# Material shown
═══

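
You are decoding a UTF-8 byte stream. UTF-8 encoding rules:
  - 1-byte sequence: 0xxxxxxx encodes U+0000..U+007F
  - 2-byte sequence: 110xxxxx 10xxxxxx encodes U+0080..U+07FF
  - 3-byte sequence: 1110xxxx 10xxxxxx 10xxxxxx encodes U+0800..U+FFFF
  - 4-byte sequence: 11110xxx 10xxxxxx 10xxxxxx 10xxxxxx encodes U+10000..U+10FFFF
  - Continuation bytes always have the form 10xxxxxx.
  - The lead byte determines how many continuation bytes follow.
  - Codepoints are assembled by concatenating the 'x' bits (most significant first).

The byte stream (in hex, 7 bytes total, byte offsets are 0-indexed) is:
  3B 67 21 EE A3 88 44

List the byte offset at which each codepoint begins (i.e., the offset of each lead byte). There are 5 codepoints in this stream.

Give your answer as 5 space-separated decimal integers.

Answer: 0 1 2 3 6

Derivation:
Byte[0]=3B: 1-byte ASCII. cp=U+003B
Byte[1]=67: 1-byte ASCII. cp=U+0067
Byte[2]=21: 1-byte ASCII. cp=U+0021
Byte[3]=EE: 3-byte lead, need 2 cont bytes. acc=0xE
Byte[4]=A3: continuation. acc=(acc<<6)|0x23=0x3A3
Byte[5]=88: continuation. acc=(acc<<6)|0x08=0xE8C8
Completed: cp=U+E8C8 (starts at byte 3)
Byte[6]=44: 1-byte ASCII. cp=U+0044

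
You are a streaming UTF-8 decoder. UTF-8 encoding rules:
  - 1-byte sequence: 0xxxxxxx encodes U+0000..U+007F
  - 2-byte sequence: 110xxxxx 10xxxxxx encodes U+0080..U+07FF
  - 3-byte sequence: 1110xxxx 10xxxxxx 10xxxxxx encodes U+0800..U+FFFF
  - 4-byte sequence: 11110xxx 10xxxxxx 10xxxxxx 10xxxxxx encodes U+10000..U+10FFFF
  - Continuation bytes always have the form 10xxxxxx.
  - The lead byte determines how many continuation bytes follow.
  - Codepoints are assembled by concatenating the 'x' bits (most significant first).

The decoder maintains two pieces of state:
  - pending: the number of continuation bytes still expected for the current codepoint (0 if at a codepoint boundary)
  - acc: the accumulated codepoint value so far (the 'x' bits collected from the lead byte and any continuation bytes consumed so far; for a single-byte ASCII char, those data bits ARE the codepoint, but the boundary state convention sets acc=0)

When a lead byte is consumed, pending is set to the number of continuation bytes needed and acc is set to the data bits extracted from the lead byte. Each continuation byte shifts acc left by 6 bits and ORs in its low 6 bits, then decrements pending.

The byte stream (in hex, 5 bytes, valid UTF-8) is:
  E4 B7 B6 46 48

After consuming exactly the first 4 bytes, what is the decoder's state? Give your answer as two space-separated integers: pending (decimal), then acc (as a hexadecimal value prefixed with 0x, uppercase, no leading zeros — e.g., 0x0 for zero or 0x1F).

Byte[0]=E4: 3-byte lead. pending=2, acc=0x4
Byte[1]=B7: continuation. acc=(acc<<6)|0x37=0x137, pending=1
Byte[2]=B6: continuation. acc=(acc<<6)|0x36=0x4DF6, pending=0
Byte[3]=46: 1-byte. pending=0, acc=0x0

Answer: 0 0x0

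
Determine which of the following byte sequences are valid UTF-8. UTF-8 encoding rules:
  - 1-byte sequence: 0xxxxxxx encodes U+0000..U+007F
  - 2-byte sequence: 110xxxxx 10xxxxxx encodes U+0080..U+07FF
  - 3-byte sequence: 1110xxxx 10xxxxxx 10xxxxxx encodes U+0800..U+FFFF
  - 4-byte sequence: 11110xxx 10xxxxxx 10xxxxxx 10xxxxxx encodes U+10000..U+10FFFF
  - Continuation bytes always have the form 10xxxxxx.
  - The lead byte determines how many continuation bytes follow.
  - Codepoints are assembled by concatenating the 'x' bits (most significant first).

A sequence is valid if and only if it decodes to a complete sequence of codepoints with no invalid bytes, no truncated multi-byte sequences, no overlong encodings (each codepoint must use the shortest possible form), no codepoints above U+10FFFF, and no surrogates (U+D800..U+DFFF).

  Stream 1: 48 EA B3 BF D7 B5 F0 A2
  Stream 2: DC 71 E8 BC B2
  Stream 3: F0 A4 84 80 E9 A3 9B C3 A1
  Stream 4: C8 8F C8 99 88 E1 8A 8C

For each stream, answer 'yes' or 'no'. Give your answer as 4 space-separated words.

Answer: no no yes no

Derivation:
Stream 1: error at byte offset 8. INVALID
Stream 2: error at byte offset 1. INVALID
Stream 3: decodes cleanly. VALID
Stream 4: error at byte offset 4. INVALID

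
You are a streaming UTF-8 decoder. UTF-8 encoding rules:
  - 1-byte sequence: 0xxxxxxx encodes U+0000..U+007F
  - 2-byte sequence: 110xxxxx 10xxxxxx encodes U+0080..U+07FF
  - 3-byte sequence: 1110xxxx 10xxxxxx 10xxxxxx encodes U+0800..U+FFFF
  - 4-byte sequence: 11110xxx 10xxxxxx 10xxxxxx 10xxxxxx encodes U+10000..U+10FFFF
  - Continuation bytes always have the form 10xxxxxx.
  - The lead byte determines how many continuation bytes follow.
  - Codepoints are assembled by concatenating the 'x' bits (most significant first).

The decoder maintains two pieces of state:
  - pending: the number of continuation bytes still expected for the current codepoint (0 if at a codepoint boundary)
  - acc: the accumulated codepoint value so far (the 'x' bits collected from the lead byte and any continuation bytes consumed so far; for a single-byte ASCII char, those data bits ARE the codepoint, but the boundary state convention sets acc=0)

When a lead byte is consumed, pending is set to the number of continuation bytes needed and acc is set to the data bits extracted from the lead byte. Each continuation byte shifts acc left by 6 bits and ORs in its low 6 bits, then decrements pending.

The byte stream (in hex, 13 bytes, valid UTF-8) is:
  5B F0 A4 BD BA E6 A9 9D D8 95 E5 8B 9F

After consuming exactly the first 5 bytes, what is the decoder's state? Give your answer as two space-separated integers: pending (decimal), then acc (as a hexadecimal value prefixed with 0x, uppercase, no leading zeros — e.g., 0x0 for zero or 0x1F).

Answer: 0 0x24F7A

Derivation:
Byte[0]=5B: 1-byte. pending=0, acc=0x0
Byte[1]=F0: 4-byte lead. pending=3, acc=0x0
Byte[2]=A4: continuation. acc=(acc<<6)|0x24=0x24, pending=2
Byte[3]=BD: continuation. acc=(acc<<6)|0x3D=0x93D, pending=1
Byte[4]=BA: continuation. acc=(acc<<6)|0x3A=0x24F7A, pending=0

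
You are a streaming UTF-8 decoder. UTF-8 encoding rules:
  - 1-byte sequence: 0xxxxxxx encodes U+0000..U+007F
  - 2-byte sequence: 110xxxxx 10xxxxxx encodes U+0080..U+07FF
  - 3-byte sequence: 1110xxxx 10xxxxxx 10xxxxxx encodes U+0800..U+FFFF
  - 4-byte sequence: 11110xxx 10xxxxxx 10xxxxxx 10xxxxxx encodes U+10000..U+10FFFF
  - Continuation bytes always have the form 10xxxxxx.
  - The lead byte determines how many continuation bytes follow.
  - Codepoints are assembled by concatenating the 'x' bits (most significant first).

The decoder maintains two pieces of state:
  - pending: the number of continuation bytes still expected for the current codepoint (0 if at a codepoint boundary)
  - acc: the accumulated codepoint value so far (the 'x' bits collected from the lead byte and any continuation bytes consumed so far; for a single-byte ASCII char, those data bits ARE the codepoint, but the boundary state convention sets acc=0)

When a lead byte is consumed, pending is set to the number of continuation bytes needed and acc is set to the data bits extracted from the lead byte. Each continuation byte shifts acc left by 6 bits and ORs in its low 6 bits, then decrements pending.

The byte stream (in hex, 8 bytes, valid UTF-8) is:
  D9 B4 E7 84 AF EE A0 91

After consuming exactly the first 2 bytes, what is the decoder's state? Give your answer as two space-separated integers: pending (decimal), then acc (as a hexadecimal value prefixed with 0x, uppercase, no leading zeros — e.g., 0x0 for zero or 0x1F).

Answer: 0 0x674

Derivation:
Byte[0]=D9: 2-byte lead. pending=1, acc=0x19
Byte[1]=B4: continuation. acc=(acc<<6)|0x34=0x674, pending=0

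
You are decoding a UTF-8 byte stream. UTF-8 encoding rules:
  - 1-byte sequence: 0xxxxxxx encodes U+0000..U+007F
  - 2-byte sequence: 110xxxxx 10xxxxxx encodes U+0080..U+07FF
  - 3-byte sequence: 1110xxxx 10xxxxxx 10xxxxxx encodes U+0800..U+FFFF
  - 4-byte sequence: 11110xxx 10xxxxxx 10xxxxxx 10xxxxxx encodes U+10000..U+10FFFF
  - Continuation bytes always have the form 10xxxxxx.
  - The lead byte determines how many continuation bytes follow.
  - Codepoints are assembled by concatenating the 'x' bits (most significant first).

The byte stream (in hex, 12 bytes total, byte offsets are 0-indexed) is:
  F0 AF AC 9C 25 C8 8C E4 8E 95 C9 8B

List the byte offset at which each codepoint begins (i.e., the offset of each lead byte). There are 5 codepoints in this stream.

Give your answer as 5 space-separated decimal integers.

Answer: 0 4 5 7 10

Derivation:
Byte[0]=F0: 4-byte lead, need 3 cont bytes. acc=0x0
Byte[1]=AF: continuation. acc=(acc<<6)|0x2F=0x2F
Byte[2]=AC: continuation. acc=(acc<<6)|0x2C=0xBEC
Byte[3]=9C: continuation. acc=(acc<<6)|0x1C=0x2FB1C
Completed: cp=U+2FB1C (starts at byte 0)
Byte[4]=25: 1-byte ASCII. cp=U+0025
Byte[5]=C8: 2-byte lead, need 1 cont bytes. acc=0x8
Byte[6]=8C: continuation. acc=(acc<<6)|0x0C=0x20C
Completed: cp=U+020C (starts at byte 5)
Byte[7]=E4: 3-byte lead, need 2 cont bytes. acc=0x4
Byte[8]=8E: continuation. acc=(acc<<6)|0x0E=0x10E
Byte[9]=95: continuation. acc=(acc<<6)|0x15=0x4395
Completed: cp=U+4395 (starts at byte 7)
Byte[10]=C9: 2-byte lead, need 1 cont bytes. acc=0x9
Byte[11]=8B: continuation. acc=(acc<<6)|0x0B=0x24B
Completed: cp=U+024B (starts at byte 10)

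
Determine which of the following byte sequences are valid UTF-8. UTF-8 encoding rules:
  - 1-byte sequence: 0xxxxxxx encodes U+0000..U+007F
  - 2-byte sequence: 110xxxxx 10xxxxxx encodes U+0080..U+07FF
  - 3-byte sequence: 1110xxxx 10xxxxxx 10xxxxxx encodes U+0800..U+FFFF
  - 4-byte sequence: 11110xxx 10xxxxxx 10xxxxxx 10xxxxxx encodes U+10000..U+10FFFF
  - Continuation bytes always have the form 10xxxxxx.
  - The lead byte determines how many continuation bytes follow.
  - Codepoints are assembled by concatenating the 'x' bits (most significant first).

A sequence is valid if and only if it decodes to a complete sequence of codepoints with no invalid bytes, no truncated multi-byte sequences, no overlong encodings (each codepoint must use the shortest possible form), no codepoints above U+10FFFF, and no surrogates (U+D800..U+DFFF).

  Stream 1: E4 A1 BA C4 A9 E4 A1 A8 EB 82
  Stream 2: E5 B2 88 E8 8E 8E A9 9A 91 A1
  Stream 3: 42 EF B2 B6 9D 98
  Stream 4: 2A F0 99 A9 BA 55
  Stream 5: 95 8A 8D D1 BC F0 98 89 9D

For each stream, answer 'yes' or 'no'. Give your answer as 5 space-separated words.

Answer: no no no yes no

Derivation:
Stream 1: error at byte offset 10. INVALID
Stream 2: error at byte offset 6. INVALID
Stream 3: error at byte offset 4. INVALID
Stream 4: decodes cleanly. VALID
Stream 5: error at byte offset 0. INVALID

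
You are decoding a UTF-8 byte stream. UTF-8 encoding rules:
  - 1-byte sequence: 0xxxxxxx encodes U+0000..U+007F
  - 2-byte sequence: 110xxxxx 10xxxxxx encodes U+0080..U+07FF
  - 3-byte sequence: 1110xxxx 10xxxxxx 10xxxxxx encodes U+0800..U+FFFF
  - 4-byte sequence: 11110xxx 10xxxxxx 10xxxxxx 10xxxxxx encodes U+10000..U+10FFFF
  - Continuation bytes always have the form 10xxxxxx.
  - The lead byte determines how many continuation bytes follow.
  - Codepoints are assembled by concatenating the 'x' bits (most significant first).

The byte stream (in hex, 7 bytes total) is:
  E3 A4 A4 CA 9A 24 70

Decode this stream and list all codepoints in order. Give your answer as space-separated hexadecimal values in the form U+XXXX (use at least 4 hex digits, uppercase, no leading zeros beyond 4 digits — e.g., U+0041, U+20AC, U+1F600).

Answer: U+3924 U+029A U+0024 U+0070

Derivation:
Byte[0]=E3: 3-byte lead, need 2 cont bytes. acc=0x3
Byte[1]=A4: continuation. acc=(acc<<6)|0x24=0xE4
Byte[2]=A4: continuation. acc=(acc<<6)|0x24=0x3924
Completed: cp=U+3924 (starts at byte 0)
Byte[3]=CA: 2-byte lead, need 1 cont bytes. acc=0xA
Byte[4]=9A: continuation. acc=(acc<<6)|0x1A=0x29A
Completed: cp=U+029A (starts at byte 3)
Byte[5]=24: 1-byte ASCII. cp=U+0024
Byte[6]=70: 1-byte ASCII. cp=U+0070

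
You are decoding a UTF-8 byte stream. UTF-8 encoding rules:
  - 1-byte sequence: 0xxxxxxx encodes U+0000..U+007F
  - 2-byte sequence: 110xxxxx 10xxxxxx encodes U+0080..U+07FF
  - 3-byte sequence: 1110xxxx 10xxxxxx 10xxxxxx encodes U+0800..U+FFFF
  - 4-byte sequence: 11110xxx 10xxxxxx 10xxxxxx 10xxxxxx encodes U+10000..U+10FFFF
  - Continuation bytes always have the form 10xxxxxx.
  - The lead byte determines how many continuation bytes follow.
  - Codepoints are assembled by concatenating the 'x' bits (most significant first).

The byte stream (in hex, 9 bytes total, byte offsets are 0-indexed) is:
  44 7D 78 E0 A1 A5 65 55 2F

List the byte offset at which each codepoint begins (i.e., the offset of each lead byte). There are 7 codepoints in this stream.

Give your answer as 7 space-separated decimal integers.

Answer: 0 1 2 3 6 7 8

Derivation:
Byte[0]=44: 1-byte ASCII. cp=U+0044
Byte[1]=7D: 1-byte ASCII. cp=U+007D
Byte[2]=78: 1-byte ASCII. cp=U+0078
Byte[3]=E0: 3-byte lead, need 2 cont bytes. acc=0x0
Byte[4]=A1: continuation. acc=(acc<<6)|0x21=0x21
Byte[5]=A5: continuation. acc=(acc<<6)|0x25=0x865
Completed: cp=U+0865 (starts at byte 3)
Byte[6]=65: 1-byte ASCII. cp=U+0065
Byte[7]=55: 1-byte ASCII. cp=U+0055
Byte[8]=2F: 1-byte ASCII. cp=U+002F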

═══

# Task
What are the exact lines from the beginning of the material through the line containing "3B 67 21 EE A3 88 44"? Write out those lines alone.

# Answer section
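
You are decoding a UTF-8 byte stream. UTF-8 encoding rules:
  - 1-byte sequence: 0xxxxxxx encodes U+0000..U+007F
  - 2-byte sequence: 110xxxxx 10xxxxxx encodes U+0080..U+07FF
  - 3-byte sequence: 1110xxxx 10xxxxxx 10xxxxxx encodes U+0800..U+FFFF
  - 4-byte sequence: 11110xxx 10xxxxxx 10xxxxxx 10xxxxxx encodes U+10000..U+10FFFF
  - Continuation bytes always have the form 10xxxxxx.
  - The lead byte determines how many continuation bytes follow.
  - Codepoints are assembled by concatenating the 'x' bits (most significant first).

The byte stream (in hex, 7 bytes total, byte offsets are 0-indexed) is:
  3B 67 21 EE A3 88 44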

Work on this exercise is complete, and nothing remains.